== Data for this task
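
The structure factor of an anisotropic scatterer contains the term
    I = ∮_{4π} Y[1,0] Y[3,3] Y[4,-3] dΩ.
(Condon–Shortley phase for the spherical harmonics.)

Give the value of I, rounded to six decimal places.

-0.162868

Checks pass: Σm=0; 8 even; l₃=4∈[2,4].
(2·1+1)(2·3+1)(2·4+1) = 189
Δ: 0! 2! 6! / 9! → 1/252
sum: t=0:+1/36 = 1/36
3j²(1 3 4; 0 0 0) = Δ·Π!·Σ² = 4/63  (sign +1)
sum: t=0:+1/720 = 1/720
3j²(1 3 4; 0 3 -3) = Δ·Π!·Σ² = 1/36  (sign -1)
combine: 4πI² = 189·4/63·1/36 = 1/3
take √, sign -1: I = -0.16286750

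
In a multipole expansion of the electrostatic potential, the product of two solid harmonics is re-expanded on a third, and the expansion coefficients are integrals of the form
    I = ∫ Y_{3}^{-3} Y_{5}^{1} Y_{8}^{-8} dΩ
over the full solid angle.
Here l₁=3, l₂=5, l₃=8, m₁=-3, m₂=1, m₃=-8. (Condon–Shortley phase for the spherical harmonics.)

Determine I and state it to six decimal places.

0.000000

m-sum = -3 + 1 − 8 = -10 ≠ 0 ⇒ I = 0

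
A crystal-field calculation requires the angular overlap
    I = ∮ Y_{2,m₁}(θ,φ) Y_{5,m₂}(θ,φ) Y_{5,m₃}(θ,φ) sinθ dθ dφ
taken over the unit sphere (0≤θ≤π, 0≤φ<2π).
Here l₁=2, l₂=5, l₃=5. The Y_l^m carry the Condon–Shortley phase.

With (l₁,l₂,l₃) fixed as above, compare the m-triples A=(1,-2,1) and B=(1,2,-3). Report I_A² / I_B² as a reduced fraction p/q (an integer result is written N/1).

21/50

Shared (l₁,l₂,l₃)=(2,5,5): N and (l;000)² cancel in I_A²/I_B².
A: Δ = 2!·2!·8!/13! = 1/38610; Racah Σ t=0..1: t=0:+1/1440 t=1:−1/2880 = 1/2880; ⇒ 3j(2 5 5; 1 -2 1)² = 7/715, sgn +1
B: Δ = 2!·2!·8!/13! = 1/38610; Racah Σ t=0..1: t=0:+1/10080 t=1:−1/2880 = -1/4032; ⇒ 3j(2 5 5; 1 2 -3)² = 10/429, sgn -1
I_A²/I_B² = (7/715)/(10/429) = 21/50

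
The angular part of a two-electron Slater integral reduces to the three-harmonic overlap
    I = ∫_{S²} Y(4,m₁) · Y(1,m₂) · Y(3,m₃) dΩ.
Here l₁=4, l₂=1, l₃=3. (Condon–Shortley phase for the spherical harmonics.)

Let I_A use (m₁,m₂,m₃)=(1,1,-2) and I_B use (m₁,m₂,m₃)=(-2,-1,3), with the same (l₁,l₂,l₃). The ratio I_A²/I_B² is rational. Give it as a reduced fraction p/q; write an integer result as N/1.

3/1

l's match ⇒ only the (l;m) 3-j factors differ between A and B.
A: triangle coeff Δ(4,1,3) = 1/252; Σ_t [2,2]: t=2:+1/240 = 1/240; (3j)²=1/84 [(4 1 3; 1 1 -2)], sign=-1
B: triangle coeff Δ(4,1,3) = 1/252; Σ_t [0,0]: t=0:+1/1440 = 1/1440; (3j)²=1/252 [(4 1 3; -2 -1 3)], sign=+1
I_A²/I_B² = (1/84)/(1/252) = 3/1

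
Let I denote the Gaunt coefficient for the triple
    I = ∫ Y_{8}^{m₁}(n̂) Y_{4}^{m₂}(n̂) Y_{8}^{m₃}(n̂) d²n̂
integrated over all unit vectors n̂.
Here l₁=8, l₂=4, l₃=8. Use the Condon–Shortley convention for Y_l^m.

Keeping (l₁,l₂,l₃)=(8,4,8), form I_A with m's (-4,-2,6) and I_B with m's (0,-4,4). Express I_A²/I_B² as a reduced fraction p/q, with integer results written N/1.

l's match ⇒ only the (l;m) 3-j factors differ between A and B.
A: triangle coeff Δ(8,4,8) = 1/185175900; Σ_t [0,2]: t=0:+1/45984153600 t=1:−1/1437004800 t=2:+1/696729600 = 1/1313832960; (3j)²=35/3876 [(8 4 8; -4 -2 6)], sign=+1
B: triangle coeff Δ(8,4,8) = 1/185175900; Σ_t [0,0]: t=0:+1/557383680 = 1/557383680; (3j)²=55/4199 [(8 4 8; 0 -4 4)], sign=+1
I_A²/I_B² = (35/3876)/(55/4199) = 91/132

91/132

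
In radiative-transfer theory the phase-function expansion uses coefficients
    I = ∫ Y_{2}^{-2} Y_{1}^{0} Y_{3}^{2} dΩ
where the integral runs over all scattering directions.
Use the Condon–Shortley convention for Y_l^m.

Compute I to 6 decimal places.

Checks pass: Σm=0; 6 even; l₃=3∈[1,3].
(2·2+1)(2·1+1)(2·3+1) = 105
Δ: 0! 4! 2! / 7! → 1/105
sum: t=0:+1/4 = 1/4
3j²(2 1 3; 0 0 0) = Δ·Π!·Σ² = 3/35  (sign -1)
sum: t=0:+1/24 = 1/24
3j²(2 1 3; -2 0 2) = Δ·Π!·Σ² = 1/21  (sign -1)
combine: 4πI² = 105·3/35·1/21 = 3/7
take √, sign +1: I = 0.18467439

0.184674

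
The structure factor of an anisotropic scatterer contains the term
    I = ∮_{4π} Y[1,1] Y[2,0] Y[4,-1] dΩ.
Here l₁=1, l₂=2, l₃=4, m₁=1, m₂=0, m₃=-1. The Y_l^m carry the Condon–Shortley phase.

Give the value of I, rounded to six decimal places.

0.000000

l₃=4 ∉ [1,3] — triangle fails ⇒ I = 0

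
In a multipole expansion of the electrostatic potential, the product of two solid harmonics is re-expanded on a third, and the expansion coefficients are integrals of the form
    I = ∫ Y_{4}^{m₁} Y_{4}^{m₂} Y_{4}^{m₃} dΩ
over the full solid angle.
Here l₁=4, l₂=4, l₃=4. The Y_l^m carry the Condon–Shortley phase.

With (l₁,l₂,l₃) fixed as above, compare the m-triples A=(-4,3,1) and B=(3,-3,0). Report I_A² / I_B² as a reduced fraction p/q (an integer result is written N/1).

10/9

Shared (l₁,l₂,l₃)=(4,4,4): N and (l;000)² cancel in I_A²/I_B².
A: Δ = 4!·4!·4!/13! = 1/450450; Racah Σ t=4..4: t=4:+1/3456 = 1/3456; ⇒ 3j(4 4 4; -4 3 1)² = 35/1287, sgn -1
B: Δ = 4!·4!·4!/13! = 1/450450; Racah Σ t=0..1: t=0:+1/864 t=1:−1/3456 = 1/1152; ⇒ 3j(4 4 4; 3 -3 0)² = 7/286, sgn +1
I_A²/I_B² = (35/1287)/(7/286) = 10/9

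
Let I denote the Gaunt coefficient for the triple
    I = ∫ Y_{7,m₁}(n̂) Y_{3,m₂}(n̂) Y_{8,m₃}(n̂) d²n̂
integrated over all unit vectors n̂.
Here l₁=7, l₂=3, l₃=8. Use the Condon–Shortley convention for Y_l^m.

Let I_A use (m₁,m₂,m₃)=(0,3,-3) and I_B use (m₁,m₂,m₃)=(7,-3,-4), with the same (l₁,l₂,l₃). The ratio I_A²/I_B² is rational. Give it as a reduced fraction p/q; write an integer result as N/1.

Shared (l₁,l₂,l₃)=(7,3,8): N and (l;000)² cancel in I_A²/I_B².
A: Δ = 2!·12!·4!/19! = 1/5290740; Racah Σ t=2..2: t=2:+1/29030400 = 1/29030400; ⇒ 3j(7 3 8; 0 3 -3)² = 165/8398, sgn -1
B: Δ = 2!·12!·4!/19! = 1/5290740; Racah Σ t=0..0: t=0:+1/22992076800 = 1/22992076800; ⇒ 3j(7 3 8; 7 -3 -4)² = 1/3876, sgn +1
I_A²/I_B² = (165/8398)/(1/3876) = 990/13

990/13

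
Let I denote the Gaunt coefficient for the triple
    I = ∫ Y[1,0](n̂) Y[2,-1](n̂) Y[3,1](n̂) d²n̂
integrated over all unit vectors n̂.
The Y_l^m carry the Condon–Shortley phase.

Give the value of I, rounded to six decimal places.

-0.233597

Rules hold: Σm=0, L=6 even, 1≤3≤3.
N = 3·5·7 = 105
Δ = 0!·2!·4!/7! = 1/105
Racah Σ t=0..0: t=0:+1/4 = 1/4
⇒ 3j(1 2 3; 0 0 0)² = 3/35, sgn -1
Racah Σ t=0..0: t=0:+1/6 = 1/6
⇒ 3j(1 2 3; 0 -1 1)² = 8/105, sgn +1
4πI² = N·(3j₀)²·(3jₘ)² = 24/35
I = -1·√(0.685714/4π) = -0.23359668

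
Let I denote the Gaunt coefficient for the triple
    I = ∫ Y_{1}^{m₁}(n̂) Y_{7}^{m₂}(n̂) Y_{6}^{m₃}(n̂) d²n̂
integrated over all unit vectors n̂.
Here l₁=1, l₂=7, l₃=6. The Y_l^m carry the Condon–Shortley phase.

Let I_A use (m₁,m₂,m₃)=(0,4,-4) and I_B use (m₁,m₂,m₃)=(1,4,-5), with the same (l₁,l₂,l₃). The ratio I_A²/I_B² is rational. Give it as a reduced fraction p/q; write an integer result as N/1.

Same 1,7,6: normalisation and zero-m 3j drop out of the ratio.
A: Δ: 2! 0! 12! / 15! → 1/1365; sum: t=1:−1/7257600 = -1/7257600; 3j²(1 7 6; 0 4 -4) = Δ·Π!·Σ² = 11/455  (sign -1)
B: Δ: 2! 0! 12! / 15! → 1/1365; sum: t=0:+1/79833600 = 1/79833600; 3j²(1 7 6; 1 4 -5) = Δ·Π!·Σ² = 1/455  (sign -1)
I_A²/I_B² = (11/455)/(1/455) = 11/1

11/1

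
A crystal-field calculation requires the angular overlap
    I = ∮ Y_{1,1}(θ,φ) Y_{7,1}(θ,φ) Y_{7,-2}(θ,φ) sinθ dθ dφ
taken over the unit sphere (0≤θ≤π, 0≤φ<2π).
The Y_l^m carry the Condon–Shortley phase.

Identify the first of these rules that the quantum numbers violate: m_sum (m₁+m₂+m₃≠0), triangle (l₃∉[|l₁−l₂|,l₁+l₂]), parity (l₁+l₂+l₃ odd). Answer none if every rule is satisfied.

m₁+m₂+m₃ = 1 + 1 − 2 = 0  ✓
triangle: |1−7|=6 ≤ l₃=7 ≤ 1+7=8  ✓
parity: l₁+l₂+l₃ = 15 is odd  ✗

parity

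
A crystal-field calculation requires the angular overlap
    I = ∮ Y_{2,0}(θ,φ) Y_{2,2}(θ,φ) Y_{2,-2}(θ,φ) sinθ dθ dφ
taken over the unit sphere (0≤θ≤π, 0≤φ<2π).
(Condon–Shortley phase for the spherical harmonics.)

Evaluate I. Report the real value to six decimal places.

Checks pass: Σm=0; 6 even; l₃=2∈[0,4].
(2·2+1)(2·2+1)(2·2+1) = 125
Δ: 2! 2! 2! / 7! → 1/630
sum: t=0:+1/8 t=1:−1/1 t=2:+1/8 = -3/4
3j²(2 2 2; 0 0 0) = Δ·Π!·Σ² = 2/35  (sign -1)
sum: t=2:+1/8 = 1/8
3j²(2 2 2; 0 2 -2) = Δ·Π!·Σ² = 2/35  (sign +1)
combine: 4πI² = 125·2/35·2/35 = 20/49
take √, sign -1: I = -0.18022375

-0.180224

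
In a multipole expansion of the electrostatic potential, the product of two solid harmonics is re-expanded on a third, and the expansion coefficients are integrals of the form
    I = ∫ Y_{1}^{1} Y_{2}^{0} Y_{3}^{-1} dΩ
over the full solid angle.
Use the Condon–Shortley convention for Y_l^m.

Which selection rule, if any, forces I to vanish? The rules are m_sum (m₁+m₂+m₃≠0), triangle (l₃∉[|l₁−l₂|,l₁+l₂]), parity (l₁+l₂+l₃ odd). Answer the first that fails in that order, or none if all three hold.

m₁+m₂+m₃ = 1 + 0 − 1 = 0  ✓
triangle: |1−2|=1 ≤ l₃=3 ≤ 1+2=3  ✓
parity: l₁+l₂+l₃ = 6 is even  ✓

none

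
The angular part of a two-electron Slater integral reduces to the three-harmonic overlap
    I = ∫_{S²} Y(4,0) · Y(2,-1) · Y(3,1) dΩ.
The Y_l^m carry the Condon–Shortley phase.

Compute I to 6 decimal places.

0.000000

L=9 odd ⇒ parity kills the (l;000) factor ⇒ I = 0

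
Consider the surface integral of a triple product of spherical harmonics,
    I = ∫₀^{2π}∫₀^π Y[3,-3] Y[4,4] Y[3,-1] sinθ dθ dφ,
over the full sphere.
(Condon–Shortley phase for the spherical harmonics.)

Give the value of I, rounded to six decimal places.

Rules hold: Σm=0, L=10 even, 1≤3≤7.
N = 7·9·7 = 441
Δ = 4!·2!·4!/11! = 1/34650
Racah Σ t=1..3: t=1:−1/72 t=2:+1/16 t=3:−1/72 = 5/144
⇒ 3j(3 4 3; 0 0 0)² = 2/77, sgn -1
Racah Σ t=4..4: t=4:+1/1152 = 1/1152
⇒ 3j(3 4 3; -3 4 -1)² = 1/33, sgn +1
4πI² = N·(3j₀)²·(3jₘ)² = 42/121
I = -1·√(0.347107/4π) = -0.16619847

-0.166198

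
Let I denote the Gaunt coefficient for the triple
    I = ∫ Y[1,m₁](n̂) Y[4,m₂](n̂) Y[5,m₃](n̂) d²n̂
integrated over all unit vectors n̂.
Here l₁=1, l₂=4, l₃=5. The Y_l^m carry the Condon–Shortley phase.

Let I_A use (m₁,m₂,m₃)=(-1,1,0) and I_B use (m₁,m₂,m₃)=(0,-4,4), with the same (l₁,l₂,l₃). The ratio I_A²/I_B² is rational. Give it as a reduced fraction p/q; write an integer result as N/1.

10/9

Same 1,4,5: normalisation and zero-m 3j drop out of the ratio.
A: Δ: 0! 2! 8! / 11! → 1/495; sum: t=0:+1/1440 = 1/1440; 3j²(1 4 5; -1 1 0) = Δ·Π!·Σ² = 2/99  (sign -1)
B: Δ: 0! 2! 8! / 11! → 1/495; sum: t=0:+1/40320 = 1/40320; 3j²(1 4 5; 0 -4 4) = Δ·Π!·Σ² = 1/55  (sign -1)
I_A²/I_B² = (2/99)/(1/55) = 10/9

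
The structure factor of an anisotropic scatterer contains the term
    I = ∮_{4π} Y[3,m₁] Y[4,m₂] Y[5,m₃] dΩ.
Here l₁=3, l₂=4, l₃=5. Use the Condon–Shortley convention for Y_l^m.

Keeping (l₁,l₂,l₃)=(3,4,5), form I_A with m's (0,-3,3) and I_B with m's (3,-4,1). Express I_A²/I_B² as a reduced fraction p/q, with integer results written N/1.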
====
In the data above, tally the lines holding "sinθ" and answer with the figure only.

▶ [Answer for this exercise]: 4